Line by line, give the data again exactly as it appears.

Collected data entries

▽

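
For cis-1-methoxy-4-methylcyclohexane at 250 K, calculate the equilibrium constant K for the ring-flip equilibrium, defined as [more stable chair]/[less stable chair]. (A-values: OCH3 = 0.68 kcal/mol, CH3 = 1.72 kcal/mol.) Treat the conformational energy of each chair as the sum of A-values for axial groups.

C1 and C4 have opposite parity, so for the cis isomer the two substituents are one axial and one equatorial in each chair.
Chair I (methoxy axial, methyl equatorial): E = 0.68 kcal/mol; chair II (methoxy equatorial, methyl axial): E = 1.72 kcal/mol.
ΔG = 1.04 kcal/mol between the two chairs.
K = exp(ΔG/RT) with R = 1.987×10⁻³ kcal mol⁻¹ K⁻¹ and T = 250 K gives K ≈ 8.11.

K ≈ 8.11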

△

» THE ANSWER
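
For cis-1-methoxy-4-methylcyclohexane at 250 K, calculate the equilibrium constant K for the ring-flip equilibrium, defined as [more stable chair]/[less stable chair]. (A-values: OCH3 = 0.68 kcal/mol, CH3 = 1.72 kcal/mol.) Treat the conformational energy of each chair as the sum of A-values for axial groups.

C1 and C4 have opposite parity, so for the cis isomer the two substituents are one axial and one equatorial in each chair.
Chair I (methoxy axial, methyl equatorial): E = 0.68 kcal/mol; chair II (methoxy equatorial, methyl axial): E = 1.72 kcal/mol.
ΔG = 1.04 kcal/mol between the two chairs.
K = exp(ΔG/RT) with R = 1.987×10⁻³ kcal mol⁻¹ K⁻¹ and T = 250 K gives K ≈ 8.11.

K ≈ 8.11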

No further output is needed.